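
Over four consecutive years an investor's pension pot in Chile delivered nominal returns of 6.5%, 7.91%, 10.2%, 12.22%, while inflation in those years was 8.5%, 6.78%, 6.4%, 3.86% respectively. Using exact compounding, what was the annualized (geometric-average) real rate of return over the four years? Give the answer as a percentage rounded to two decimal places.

2.65%

Compound the nominal returns: 1.0650 × 1.0791 × 1.1020 × 1.1222 = 1.42122605.
Compound inflation: 1.0850 × 1.0678 × 1.0640 × 1.0386 = 1.28029368.
Deflate: 1.42122605 / 1.28029368 = 1.11007816.
Annualized real rate = 1.11007816^(1/4) − 1 = 2.6451% → 2.65%.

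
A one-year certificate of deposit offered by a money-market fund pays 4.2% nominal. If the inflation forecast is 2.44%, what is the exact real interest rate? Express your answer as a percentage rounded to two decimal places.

1.72%

1 + r = 1.04200 / 1.02440 = 1.017181
r = 1.017181 − 1 = 1.7181%, i.e. 1.72%.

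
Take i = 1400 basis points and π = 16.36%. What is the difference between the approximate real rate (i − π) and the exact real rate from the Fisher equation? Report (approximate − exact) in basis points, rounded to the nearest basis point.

Approximate: r ≈ 14.000% − 16.360% = -2.3600%
Exact: (1 + 0.1400)/(1 + 0.1636) − 1 = -2.0282%
Error = -2.3600% − (-2.0282%) = -0.3318% → -33 basis points.

-33 basis points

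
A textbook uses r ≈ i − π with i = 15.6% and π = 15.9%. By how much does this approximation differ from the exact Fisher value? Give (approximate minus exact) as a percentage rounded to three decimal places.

Approximate: r ≈ 15.600% − 15.900% = -0.3000%
Exact: (1 + 0.1560)/(1 + 0.1590) − 1 = -0.2588%
Error = -0.3000% − (-0.2588%) = -0.0412% → -0.041%.

-0.041%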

### The problem
Transcribe each record exactly as it is written above.

### Exercise result
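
Over four consecutive years an investor's pension pot in Chile delivered nominal returns of 6.5%, 7.91%, 10.2%, 12.22%, while inflation in those years was 8.5%, 6.78%, 6.4%, 3.86% respectively. Using exact compounding, what was the annualized (geometric-average) real rate of return over the four years? Give the answer as a percentage rounded to two decimal places.

2.65%

Compound the nominal returns: 1.0650 × 1.0791 × 1.1020 × 1.1222 = 1.42122605.
Compound inflation: 1.0850 × 1.0678 × 1.0640 × 1.0386 = 1.28029368.
Deflate: 1.42122605 / 1.28029368 = 1.11007816.
Annualized real rate = 1.11007816^(1/4) − 1 = 2.6451% → 2.65%.

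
A one-year certificate of deposit offered by a money-market fund pays 4.2% nominal. If the inflation forecast is 2.44%, what is the exact real interest rate? Express your answer as a percentage rounded to two decimal places.

1.72%

1 + r = 1.04200 / 1.02440 = 1.017181
r = 1.017181 − 1 = 1.7181%, i.e. 1.72%.

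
Take i = 1400 basis points and π = 16.36%. What is the difference between the approximate real rate (i − π) and the exact real rate from the Fisher equation? Report (approximate − exact) in basis points, rounded to the nearest basis point.

Approximate: r ≈ 14.000% − 16.360% = -2.3600%
Exact: (1 + 0.1400)/(1 + 0.1636) − 1 = -2.0282%
Error = -2.3600% − (-2.0282%) = -0.3318% → -33 basis points.

-33 basis points

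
A textbook uses r ≈ i − π with i = 15.6% and π = 15.9%. By how much does this approximation differ from the exact Fisher value? Give (approximate minus exact) as a percentage rounded to three decimal places.

Approximate: r ≈ 15.600% − 15.900% = -0.3000%
Exact: (1 + 0.1560)/(1 + 0.1590) − 1 = -0.2588%
Error = -0.3000% − (-0.2588%) = -0.0412% → -0.041%.

-0.041%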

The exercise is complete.